■ What the task asks ■
Every line below must be given again exactly.

■ Excerpted data ■

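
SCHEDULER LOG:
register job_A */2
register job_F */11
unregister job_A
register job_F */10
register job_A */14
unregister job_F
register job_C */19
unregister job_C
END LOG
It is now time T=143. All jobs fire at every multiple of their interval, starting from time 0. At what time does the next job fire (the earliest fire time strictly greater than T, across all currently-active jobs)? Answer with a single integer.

Answer: 154

Derivation:
Op 1: register job_A */2 -> active={job_A:*/2}
Op 2: register job_F */11 -> active={job_A:*/2, job_F:*/11}
Op 3: unregister job_A -> active={job_F:*/11}
Op 4: register job_F */10 -> active={job_F:*/10}
Op 5: register job_A */14 -> active={job_A:*/14, job_F:*/10}
Op 6: unregister job_F -> active={job_A:*/14}
Op 7: register job_C */19 -> active={job_A:*/14, job_C:*/19}
Op 8: unregister job_C -> active={job_A:*/14}
  job_A: interval 14, next fire after T=143 is 154
Earliest fire time = 154 (job job_A)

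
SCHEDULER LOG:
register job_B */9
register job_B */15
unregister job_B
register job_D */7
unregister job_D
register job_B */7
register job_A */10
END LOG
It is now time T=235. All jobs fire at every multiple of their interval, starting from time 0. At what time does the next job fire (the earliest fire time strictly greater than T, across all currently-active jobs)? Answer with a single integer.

Op 1: register job_B */9 -> active={job_B:*/9}
Op 2: register job_B */15 -> active={job_B:*/15}
Op 3: unregister job_B -> active={}
Op 4: register job_D */7 -> active={job_D:*/7}
Op 5: unregister job_D -> active={}
Op 6: register job_B */7 -> active={job_B:*/7}
Op 7: register job_A */10 -> active={job_A:*/10, job_B:*/7}
  job_A: interval 10, next fire after T=235 is 240
  job_B: interval 7, next fire after T=235 is 238
Earliest fire time = 238 (job job_B)

Answer: 238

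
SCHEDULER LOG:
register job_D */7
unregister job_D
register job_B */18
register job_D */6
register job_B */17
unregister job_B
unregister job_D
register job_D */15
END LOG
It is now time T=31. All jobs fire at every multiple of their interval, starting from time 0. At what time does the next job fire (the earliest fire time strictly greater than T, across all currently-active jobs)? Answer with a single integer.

Answer: 45

Derivation:
Op 1: register job_D */7 -> active={job_D:*/7}
Op 2: unregister job_D -> active={}
Op 3: register job_B */18 -> active={job_B:*/18}
Op 4: register job_D */6 -> active={job_B:*/18, job_D:*/6}
Op 5: register job_B */17 -> active={job_B:*/17, job_D:*/6}
Op 6: unregister job_B -> active={job_D:*/6}
Op 7: unregister job_D -> active={}
Op 8: register job_D */15 -> active={job_D:*/15}
  job_D: interval 15, next fire after T=31 is 45
Earliest fire time = 45 (job job_D)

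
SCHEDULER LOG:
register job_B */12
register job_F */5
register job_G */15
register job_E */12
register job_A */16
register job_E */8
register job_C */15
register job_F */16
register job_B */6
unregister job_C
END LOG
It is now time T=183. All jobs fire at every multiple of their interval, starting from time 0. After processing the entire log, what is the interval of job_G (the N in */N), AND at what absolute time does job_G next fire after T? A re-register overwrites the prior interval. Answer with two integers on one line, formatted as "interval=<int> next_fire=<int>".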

■ Problem solution ■
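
SCHEDULER LOG:
register job_A */2
register job_F */11
unregister job_A
register job_F */10
register job_A */14
unregister job_F
register job_C */19
unregister job_C
END LOG
It is now time T=143. All jobs fire at every multiple of their interval, starting from time 0. At what time does the next job fire (the earliest fire time strictly greater than T, across all currently-active jobs)? Answer with a single integer.

Answer: 154

Derivation:
Op 1: register job_A */2 -> active={job_A:*/2}
Op 2: register job_F */11 -> active={job_A:*/2, job_F:*/11}
Op 3: unregister job_A -> active={job_F:*/11}
Op 4: register job_F */10 -> active={job_F:*/10}
Op 5: register job_A */14 -> active={job_A:*/14, job_F:*/10}
Op 6: unregister job_F -> active={job_A:*/14}
Op 7: register job_C */19 -> active={job_A:*/14, job_C:*/19}
Op 8: unregister job_C -> active={job_A:*/14}
  job_A: interval 14, next fire after T=143 is 154
Earliest fire time = 154 (job job_A)

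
SCHEDULER LOG:
register job_B */9
register job_B */15
unregister job_B
register job_D */7
unregister job_D
register job_B */7
register job_A */10
END LOG
It is now time T=235. All jobs fire at every multiple of their interval, starting from time 0. At what time does the next job fire (the earliest fire time strictly greater than T, across all currently-active jobs)? Answer with a single integer.

Op 1: register job_B */9 -> active={job_B:*/9}
Op 2: register job_B */15 -> active={job_B:*/15}
Op 3: unregister job_B -> active={}
Op 4: register job_D */7 -> active={job_D:*/7}
Op 5: unregister job_D -> active={}
Op 6: register job_B */7 -> active={job_B:*/7}
Op 7: register job_A */10 -> active={job_A:*/10, job_B:*/7}
  job_A: interval 10, next fire after T=235 is 240
  job_B: interval 7, next fire after T=235 is 238
Earliest fire time = 238 (job job_B)

Answer: 238

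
SCHEDULER LOG:
register job_D */7
unregister job_D
register job_B */18
register job_D */6
register job_B */17
unregister job_B
unregister job_D
register job_D */15
END LOG
It is now time T=31. All jobs fire at every multiple of their interval, starting from time 0. At what time does the next job fire (the earliest fire time strictly greater than T, across all currently-active jobs)? Answer with a single integer.

Answer: 45

Derivation:
Op 1: register job_D */7 -> active={job_D:*/7}
Op 2: unregister job_D -> active={}
Op 3: register job_B */18 -> active={job_B:*/18}
Op 4: register job_D */6 -> active={job_B:*/18, job_D:*/6}
Op 5: register job_B */17 -> active={job_B:*/17, job_D:*/6}
Op 6: unregister job_B -> active={job_D:*/6}
Op 7: unregister job_D -> active={}
Op 8: register job_D */15 -> active={job_D:*/15}
  job_D: interval 15, next fire after T=31 is 45
Earliest fire time = 45 (job job_D)

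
SCHEDULER LOG:
register job_B */12
register job_F */5
register job_G */15
register job_E */12
register job_A */16
register job_E */8
register job_C */15
register job_F */16
register job_B */6
unregister job_C
END LOG
It is now time T=183. All jobs fire at every multiple of their interval, starting from time 0. After processing the entire log, what is the interval of job_G (the N in */N), AND at what absolute time does job_G next fire after T? A re-register overwrites the prior interval. Answer with two integers on one line, formatted as "interval=<int> next_fire=<int>".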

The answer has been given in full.